### YOUR ASSIGNMENT
The entries below are to be retyped exactly. Preserve every word.

### RECORDS TO USE

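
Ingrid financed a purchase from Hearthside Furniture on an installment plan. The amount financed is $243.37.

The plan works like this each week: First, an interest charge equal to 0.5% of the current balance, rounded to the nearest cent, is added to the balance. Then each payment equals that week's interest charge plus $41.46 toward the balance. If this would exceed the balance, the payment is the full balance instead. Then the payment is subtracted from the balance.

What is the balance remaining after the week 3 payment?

$118.99

Week 1: opening $243.37; interest $1.22 → $244.59; payment $42.68; balance $201.91
Week 2: opening $201.91; interest $1.01 → $202.92; payment $42.47; balance $160.45
Week 3: opening $160.45; interest $0.80 → $161.25; payment $42.26; balance $118.99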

### SOLUTION
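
Ingrid financed a purchase from Hearthside Furniture on an installment plan. The amount financed is $243.37.

The plan works like this each week: First, an interest charge equal to 0.5% of the current balance, rounded to the nearest cent, is added to the balance. Then each payment equals that week's interest charge plus $41.46 toward the balance. If this would exceed the balance, the payment is the full balance instead. Then the payment is subtracted from the balance.

What is the balance remaining after the week 3 payment?

$118.99

Week 1: opening $243.37; interest $1.22 → $244.59; payment $42.68; balance $201.91
Week 2: opening $201.91; interest $1.01 → $202.92; payment $42.47; balance $160.45
Week 3: opening $160.45; interest $0.80 → $161.25; payment $42.26; balance $118.99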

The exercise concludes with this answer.